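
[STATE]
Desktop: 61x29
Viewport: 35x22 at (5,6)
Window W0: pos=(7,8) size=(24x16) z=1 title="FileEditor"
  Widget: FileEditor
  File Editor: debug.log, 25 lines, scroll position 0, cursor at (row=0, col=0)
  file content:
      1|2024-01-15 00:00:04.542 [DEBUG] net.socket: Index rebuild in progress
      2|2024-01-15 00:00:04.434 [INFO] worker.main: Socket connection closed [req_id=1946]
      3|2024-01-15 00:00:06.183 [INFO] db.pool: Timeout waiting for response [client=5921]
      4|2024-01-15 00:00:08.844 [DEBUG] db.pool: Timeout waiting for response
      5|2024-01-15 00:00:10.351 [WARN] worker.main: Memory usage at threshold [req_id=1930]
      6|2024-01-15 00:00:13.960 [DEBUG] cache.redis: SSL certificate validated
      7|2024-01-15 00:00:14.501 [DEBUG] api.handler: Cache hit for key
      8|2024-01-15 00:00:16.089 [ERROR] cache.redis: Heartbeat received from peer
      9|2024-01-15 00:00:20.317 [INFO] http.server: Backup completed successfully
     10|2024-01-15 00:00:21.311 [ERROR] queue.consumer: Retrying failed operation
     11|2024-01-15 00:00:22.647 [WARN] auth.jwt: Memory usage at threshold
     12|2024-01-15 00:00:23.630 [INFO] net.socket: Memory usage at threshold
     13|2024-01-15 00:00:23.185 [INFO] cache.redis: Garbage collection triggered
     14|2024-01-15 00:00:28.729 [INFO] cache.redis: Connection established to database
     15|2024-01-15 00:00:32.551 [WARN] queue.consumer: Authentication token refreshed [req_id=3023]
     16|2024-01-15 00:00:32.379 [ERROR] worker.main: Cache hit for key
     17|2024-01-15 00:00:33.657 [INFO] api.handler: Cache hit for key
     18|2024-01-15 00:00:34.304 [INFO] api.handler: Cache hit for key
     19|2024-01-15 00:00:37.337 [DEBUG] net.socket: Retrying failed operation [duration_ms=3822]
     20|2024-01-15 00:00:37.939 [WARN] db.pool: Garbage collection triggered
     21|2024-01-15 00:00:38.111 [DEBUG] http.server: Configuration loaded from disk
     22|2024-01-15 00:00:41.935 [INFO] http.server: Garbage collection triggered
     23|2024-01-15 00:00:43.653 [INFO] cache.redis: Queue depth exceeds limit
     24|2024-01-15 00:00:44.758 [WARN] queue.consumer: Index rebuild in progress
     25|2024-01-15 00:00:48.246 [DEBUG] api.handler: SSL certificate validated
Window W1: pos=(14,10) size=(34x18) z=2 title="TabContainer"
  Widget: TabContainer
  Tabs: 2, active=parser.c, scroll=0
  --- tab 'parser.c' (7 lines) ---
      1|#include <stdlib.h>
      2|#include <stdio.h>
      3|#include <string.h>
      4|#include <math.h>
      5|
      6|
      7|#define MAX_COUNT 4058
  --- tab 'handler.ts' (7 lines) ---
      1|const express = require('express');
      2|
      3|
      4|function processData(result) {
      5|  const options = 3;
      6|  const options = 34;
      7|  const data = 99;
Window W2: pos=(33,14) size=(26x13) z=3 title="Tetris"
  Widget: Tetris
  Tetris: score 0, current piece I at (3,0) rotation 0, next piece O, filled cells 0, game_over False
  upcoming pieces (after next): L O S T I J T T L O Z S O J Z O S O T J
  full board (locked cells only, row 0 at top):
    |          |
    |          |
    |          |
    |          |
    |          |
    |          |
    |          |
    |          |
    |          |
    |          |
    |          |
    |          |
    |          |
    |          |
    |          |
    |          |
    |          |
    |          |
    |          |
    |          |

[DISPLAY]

                                   
                                   
  ┏━━━━━━━━━━━━━━━━━━━━━━┓         
  ┃ FileEditor           ┃         
  ┠──────┏━━━━━━━━━━━━━━━━━━━━━━━━━
  ┃█024-0┃ TabContainer            
  ┃2024-0┠─────────────────────────
  ┃2024-0┃[parser.c]│ handler.ts   
  ┃2024-0┃──────────────────┏━━━━━━
  ┃2024-0┃#include <stdlib.h┃ Tetri
  ┃2024-0┃#include <stdio.h>┠──────
  ┃2024-0┃#include <string.h┃      
  ┃2024-0┃#include <math.h> ┃      
  ┃2024-0┃                  ┃      
  ┃2024-0┃                  ┃      
  ┃2024-0┃#define MAX_COUNT ┃      
  ┃2024-0┃                  ┃      
  ┗━━━━━━┃                  ┃      
         ┃                  ┃      
         ┃                  ┃      
         ┃                  ┗━━━━━━
         ┗━━━━━━━━━━━━━━━━━━━━━━━━━


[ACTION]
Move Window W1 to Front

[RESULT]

                                   
                                   
  ┏━━━━━━━━━━━━━━━━━━━━━━┓         
  ┃ FileEditor           ┃         
  ┠──────┏━━━━━━━━━━━━━━━━━━━━━━━━━
  ┃█024-0┃ TabContainer            
  ┃2024-0┠─────────────────────────
  ┃2024-0┃[parser.c]│ handler.ts   
  ┃2024-0┃─────────────────────────
  ┃2024-0┃#include <stdlib.h>      
  ┃2024-0┃#include <stdio.h>       
  ┃2024-0┃#include <string.h>      
  ┃2024-0┃#include <math.h>        
  ┃2024-0┃                         
  ┃2024-0┃                         
  ┃2024-0┃#define MAX_COUNT 4058   
  ┃2024-0┃                         
  ┗━━━━━━┃                         
         ┃                         
         ┃                         
         ┃                         
         ┗━━━━━━━━━━━━━━━━━━━━━━━━━


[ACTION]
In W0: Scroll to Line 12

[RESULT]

                                   
                                   
  ┏━━━━━━━━━━━━━━━━━━━━━━┓         
  ┃ FileEditor           ┃         
  ┠──────┏━━━━━━━━━━━━━━━━━━━━━━━━━
  ┃2024-0┃ TabContainer            
  ┃2024-0┠─────────────────────────
  ┃2024-0┃[parser.c]│ handler.ts   
  ┃2024-0┃─────────────────────────
  ┃2024-0┃#include <stdlib.h>      
  ┃2024-0┃#include <stdio.h>       
  ┃2024-0┃#include <string.h>      
  ┃2024-0┃#include <math.h>        
  ┃2024-0┃                         
  ┃2024-0┃                         
  ┃2024-0┃#define MAX_COUNT 4058   
  ┃2024-0┃                         
  ┗━━━━━━┃                         
         ┃                         
         ┃                         
         ┃                         
         ┗━━━━━━━━━━━━━━━━━━━━━━━━━


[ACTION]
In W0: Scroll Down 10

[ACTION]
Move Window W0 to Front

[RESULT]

                                   
                                   
  ┏━━━━━━━━━━━━━━━━━━━━━━┓         
  ┃ FileEditor           ┃         
  ┠──────────────────────┨━━━━━━━━━
  ┃2024-01-15 00:00:28.7▲┃         
  ┃2024-01-15 00:00:32.5░┃─────────
  ┃2024-01-15 00:00:32.3░┃ler.ts   
  ┃2024-01-15 00:00:33.6░┃─────────
  ┃2024-01-15 00:00:34.3░┃.h>      
  ┃2024-01-15 00:00:37.3░┃h>       
  ┃2024-01-15 00:00:37.9░┃.h>      
  ┃2024-01-15 00:00:38.1░┃>        
  ┃2024-01-15 00:00:41.9░┃         
  ┃2024-01-15 00:00:43.6░┃         
  ┃2024-01-15 00:00:44.7█┃T 4058   
  ┃2024-01-15 00:00:48.2▼┃         
  ┗━━━━━━━━━━━━━━━━━━━━━━┛         
         ┃                         
         ┃                         
         ┃                         
         ┗━━━━━━━━━━━━━━━━━━━━━━━━━


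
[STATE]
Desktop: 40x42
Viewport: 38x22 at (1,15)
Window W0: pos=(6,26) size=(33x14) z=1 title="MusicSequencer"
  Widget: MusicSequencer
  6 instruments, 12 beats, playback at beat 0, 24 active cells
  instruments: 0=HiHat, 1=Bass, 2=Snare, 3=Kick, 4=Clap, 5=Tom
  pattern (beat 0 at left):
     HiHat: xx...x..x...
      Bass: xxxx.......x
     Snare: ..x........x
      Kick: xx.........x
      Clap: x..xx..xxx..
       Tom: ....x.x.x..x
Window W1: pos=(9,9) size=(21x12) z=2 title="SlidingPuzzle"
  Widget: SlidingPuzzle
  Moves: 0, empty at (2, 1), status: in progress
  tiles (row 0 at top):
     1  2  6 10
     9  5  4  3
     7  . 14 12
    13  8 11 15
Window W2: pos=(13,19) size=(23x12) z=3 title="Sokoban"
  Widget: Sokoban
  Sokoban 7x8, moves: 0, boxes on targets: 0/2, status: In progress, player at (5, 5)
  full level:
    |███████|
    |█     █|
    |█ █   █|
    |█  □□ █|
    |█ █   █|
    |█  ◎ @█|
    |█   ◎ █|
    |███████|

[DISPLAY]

        ┃│  9 │  5 │  4 │  3┃         
        ┃├────┼────┼────┼───┃         
        ┃│  7 │    │ 14 │ 12┃         
        ┃├────┼────┼────┼───┃         
        ┃│ 1┏━━━━━━━━━━━━━━━━━━━━━┓   
        ┗━━━┃ Sokoban             ┃   
            ┠─────────────────────┨   
            ┃███████              ┃   
            ┃█     █              ┃   
            ┃█ █   █              ┃   
            ┃█  □□ █              ┃   
     ┏━━━━━━┃█ █   █              ┃━━┓
     ┃ Music┃█  ◎ @█              ┃  ┃
     ┠──────┃█   ◎ █              ┃──┨
     ┃      ┃███████              ┃  ┃
     ┃ HiHat┗━━━━━━━━━━━━━━━━━━━━━┛  ┃
     ┃  Bass████·······█             ┃
     ┃ Snare··█········█             ┃
     ┃  Kick██·········█             ┃
     ┃  Clap█··██··███··             ┃
     ┃   Tom····█·█·█··█             ┃
     ┃                               ┃


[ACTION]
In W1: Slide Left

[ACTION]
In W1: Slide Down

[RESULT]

        ┃│  9 │  5 │    │  3┃         
        ┃├────┼────┼────┼───┃         
        ┃│  7 │ 14 │  4 │ 12┃         
        ┃├────┼────┼────┼───┃         
        ┃│ 1┏━━━━━━━━━━━━━━━━━━━━━┓   
        ┗━━━┃ Sokoban             ┃   
            ┠─────────────────────┨   
            ┃███████              ┃   
            ┃█     █              ┃   
            ┃█ █   █              ┃   
            ┃█  □□ █              ┃   
     ┏━━━━━━┃█ █   █              ┃━━┓
     ┃ Music┃█  ◎ @█              ┃  ┃
     ┠──────┃█   ◎ █              ┃──┨
     ┃      ┃███████              ┃  ┃
     ┃ HiHat┗━━━━━━━━━━━━━━━━━━━━━┛  ┃
     ┃  Bass████·······█             ┃
     ┃ Snare··█········█             ┃
     ┃  Kick██·········█             ┃
     ┃  Clap█··██··███··             ┃
     ┃   Tom····█·█·█··█             ┃
     ┃                               ┃


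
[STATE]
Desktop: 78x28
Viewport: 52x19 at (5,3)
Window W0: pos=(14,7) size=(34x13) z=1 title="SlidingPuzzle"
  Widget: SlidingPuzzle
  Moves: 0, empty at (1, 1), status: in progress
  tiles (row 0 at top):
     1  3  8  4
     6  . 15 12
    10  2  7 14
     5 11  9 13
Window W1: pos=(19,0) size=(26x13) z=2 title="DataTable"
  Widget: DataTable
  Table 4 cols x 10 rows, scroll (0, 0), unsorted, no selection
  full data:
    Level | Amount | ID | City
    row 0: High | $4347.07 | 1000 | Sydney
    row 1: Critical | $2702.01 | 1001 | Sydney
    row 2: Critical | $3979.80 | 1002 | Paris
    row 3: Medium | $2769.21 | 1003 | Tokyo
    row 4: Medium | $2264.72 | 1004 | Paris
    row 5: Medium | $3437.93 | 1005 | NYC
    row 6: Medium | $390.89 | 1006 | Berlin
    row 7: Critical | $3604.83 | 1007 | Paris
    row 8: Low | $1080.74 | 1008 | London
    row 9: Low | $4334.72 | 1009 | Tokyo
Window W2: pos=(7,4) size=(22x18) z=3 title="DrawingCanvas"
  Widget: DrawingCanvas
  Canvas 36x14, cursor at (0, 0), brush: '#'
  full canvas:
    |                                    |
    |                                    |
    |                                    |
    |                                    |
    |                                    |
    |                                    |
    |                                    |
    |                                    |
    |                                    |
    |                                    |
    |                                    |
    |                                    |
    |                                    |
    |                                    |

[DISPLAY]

              ┃Level   │Amount  │ID  │C┃            
  ┏━━━━━━━━━━━━━━━━━━━━┓────────┼────┼─┃            
  ┃ DrawingCanvas      ┃$4347.07│1000│S┃            
  ┠────────────────────┨$2702.01│1001│S┃            
  ┃+                   ┃$3979.80│1002│P┃━━┓         
  ┃                    ┃$2769.21│1003│T┃  ┃         
  ┃                    ┃$2264.72│1004│P┃──┨         
  ┃                    ┃$3437.93│1005│N┃  ┃         
  ┃                    ┃$390.89 │1006│B┃  ┃         
  ┃                    ┃━━━━━━━━━━━━━━━┛  ┃         
  ┃                    ┃ │ 12 │           ┃         
  ┃                    ┃─┼────┤           ┃         
  ┃                    ┃ │ 14 │           ┃         
  ┃                    ┃─┼────┤           ┃         
  ┃                    ┃ │ 13 │           ┃         
  ┃                    ┃─┴────┘           ┃         
  ┃                    ┃━━━━━━━━━━━━━━━━━━┛         
  ┃                    ┃                            
  ┗━━━━━━━━━━━━━━━━━━━━┛                            


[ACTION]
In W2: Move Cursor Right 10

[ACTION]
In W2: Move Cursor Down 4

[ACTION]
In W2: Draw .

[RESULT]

              ┃Level   │Amount  │ID  │C┃            
  ┏━━━━━━━━━━━━━━━━━━━━┓────────┼────┼─┃            
  ┃ DrawingCanvas      ┃$4347.07│1000│S┃            
  ┠────────────────────┨$2702.01│1001│S┃            
  ┃                    ┃$3979.80│1002│P┃━━┓         
  ┃                    ┃$2769.21│1003│T┃  ┃         
  ┃                    ┃$2264.72│1004│P┃──┨         
  ┃                    ┃$3437.93│1005│N┃  ┃         
  ┃          .         ┃$390.89 │1006│B┃  ┃         
  ┃                    ┃━━━━━━━━━━━━━━━┛  ┃         
  ┃                    ┃ │ 12 │           ┃         
  ┃                    ┃─┼────┤           ┃         
  ┃                    ┃ │ 14 │           ┃         
  ┃                    ┃─┼────┤           ┃         
  ┃                    ┃ │ 13 │           ┃         
  ┃                    ┃─┴────┘           ┃         
  ┃                    ┃━━━━━━━━━━━━━━━━━━┛         
  ┃                    ┃                            
  ┗━━━━━━━━━━━━━━━━━━━━┛                            


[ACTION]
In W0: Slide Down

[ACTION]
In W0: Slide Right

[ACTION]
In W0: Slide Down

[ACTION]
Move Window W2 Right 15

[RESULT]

              ┃Level   │Amount  │ID  │C┃            
              ┃──┏━━━━━━━━━━━━━━━━━━━━┓┃            
              ┃Hi┃ DrawingCanvas      ┃┃            
              ┃Cr┠────────────────────┨┃            
         ┏━━━━┃Cr┃                    ┃┃━━┓         
         ┃ Sli┃Me┃                    ┃┃  ┃         
         ┠────┃Me┃                    ┃┃──┨         
         ┃┌───┃Me┃                    ┃┃  ┃         
         ┃│   ┃Me┃          .         ┃┃  ┃         
         ┃├───┗━━┃                    ┃┛  ┃         
         ┃│  6 │ ┃                    ┃   ┃         
         ┃├────┼─┃                    ┃   ┃         
         ┃│ 10 │ ┃                    ┃   ┃         
         ┃├────┼─┃                    ┃   ┃         
         ┃│  5 │ ┃                    ┃   ┃         
         ┃└────┴─┃                    ┃   ┃         
         ┗━━━━━━━┃                    ┃━━━┛         
                 ┃                    ┃             
                 ┗━━━━━━━━━━━━━━━━━━━━┛             


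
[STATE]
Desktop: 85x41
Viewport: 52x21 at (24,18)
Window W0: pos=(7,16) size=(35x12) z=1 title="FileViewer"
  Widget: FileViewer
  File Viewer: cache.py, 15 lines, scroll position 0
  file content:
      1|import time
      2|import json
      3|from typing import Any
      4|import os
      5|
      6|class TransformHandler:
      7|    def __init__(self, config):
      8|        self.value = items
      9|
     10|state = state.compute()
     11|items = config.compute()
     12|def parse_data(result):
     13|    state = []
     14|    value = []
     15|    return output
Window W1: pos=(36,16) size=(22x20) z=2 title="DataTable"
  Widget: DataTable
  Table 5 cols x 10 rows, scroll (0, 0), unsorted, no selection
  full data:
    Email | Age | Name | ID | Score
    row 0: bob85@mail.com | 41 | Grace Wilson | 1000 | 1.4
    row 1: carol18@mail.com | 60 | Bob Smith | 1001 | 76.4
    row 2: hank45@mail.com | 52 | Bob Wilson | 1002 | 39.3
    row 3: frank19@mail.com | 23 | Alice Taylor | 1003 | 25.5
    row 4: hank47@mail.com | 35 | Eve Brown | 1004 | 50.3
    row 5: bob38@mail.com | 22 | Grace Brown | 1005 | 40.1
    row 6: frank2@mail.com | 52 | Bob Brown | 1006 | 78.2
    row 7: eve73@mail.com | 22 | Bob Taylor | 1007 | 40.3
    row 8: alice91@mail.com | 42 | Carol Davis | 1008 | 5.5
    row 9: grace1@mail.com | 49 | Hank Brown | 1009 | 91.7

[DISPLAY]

────────────┠────────────────────┨                  
            ┃Email           │Age┃                  
            ┃────────────────┼───┃                  
rt Any      ┃bob85@mail.com  │41 ┃                  
            ┃carol18@mail.com│60 ┃                  
            ┃hank45@mail.com │52 ┃                  
andler:     ┃frank19@mail.com│23 ┃                  
(self, confi┃hank47@mail.com │35 ┃                  
ue = items  ┃bob38@mail.com  │22 ┃                  
━━━━━━━━━━━━┃frank2@mail.com │52 ┃                  
            ┃eve73@mail.com  │22 ┃                  
            ┃alice91@mail.com│42 ┃                  
            ┃grace1@mail.com │49 ┃                  
            ┃                    ┃                  
            ┃                    ┃                  
            ┃                    ┃                  
            ┃                    ┃                  
            ┗━━━━━━━━━━━━━━━━━━━━┛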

*-*-*

◆ **YOUR INSTRUCTIONS**: Search the listing for the string "status". Copy each line where it turns up.

◆ **TASK OUTPUT**:
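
  Moves: 0, empty at (2, 1), status: in progress
  Sokoban 7x8, moves: 0, boxes on targets: 0/2, status: In progress, player at (5, 5)
  Moves: 0, empty at (1, 1), status: in progress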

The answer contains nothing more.